• [THE PROBLEM]
If a line holds the word "correct", copy it from the entries.

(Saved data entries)
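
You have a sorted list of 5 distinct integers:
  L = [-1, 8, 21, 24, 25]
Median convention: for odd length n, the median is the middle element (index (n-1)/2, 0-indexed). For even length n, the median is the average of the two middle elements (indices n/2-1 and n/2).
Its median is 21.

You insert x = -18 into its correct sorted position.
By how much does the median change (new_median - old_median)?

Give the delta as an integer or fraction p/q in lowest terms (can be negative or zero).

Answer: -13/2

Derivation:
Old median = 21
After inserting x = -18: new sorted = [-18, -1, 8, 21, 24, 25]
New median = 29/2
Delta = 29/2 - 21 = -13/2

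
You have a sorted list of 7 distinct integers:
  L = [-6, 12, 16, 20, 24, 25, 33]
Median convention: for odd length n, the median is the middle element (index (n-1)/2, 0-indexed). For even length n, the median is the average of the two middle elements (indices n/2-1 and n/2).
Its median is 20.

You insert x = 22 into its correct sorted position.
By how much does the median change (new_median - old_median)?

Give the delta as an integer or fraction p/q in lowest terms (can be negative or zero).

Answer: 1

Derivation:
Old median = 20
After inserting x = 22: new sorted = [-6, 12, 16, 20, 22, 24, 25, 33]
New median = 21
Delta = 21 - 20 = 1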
* * *
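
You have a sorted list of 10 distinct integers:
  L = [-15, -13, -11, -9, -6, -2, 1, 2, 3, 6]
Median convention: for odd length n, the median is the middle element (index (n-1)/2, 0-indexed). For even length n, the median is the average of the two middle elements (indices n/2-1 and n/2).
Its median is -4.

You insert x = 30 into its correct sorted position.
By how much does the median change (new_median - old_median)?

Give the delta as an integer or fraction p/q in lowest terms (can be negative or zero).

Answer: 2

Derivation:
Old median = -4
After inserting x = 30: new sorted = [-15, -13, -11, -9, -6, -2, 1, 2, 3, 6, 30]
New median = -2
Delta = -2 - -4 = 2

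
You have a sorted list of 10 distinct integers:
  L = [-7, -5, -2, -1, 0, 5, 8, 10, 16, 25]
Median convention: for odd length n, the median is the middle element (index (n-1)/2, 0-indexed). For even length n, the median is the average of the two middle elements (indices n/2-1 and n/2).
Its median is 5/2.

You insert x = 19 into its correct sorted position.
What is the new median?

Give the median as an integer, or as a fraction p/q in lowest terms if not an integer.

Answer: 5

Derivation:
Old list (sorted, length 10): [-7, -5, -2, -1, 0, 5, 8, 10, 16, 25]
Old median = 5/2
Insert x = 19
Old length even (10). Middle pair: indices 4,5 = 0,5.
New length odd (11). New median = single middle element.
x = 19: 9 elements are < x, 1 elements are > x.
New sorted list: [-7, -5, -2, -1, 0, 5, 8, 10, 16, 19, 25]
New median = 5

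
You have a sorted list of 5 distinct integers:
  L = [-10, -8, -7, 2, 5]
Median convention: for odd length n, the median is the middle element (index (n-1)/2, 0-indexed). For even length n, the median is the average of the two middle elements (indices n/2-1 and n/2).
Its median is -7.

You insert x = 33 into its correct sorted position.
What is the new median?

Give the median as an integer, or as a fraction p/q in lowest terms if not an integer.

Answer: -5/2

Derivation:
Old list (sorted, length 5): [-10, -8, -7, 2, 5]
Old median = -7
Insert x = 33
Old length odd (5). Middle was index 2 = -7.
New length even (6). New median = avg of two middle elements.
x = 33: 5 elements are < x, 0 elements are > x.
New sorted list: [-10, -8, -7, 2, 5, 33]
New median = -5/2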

• [RESULT BELOW]
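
You insert x = -18 into its correct sorted position.
You insert x = 22 into its correct sorted position.
You insert x = 30 into its correct sorted position.
You insert x = 19 into its correct sorted position.
You insert x = 33 into its correct sorted position.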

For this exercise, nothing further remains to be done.